---------- LISTED ENTRIES

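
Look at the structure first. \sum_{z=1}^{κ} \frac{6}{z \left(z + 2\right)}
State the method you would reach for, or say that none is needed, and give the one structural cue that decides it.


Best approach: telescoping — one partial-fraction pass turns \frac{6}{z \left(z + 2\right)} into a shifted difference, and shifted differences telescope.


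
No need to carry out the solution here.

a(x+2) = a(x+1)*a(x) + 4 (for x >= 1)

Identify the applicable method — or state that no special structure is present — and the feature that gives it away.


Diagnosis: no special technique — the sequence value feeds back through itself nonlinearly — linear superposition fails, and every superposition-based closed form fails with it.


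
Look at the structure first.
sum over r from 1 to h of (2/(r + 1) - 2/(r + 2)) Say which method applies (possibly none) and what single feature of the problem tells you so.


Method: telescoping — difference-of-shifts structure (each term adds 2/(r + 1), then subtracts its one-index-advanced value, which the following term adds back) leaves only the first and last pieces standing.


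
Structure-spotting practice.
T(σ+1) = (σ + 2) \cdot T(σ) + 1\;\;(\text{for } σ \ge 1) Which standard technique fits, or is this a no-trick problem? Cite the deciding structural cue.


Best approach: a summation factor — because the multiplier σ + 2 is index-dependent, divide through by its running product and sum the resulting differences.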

--------------------
---------- LISTED ENTRIES

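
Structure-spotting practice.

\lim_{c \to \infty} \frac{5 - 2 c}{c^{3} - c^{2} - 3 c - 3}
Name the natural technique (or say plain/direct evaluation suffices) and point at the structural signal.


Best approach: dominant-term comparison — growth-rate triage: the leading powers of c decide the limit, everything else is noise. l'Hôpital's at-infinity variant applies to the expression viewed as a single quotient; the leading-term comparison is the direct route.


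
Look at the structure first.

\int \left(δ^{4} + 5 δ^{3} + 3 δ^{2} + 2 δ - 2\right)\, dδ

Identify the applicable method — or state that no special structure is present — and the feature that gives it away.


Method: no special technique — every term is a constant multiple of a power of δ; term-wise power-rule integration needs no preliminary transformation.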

--------------------

▸ **ASSIGNED TASK**
Beginning at the line above with "Name the natural" and finishing at the line with "- 2\right)\, dδ", return each line exactly and return nothing else.

▸ **WRITTEN RESPONSE**
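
Name the natural technique (or say plain/direct evaluation suffices) and point at the structural signal.


Best approach: dominant-term comparison — growth-rate triage: the leading powers of c decide the limit, everything else is noise. l'Hôpital's at-infinity variant applies to the expression viewed as a single quotient; the leading-term comparison is the direct route.


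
Look at the structure first.

\int \left(δ^{4} + 5 δ^{3} + 3 δ^{2} + 2 δ - 2\right)\, dδ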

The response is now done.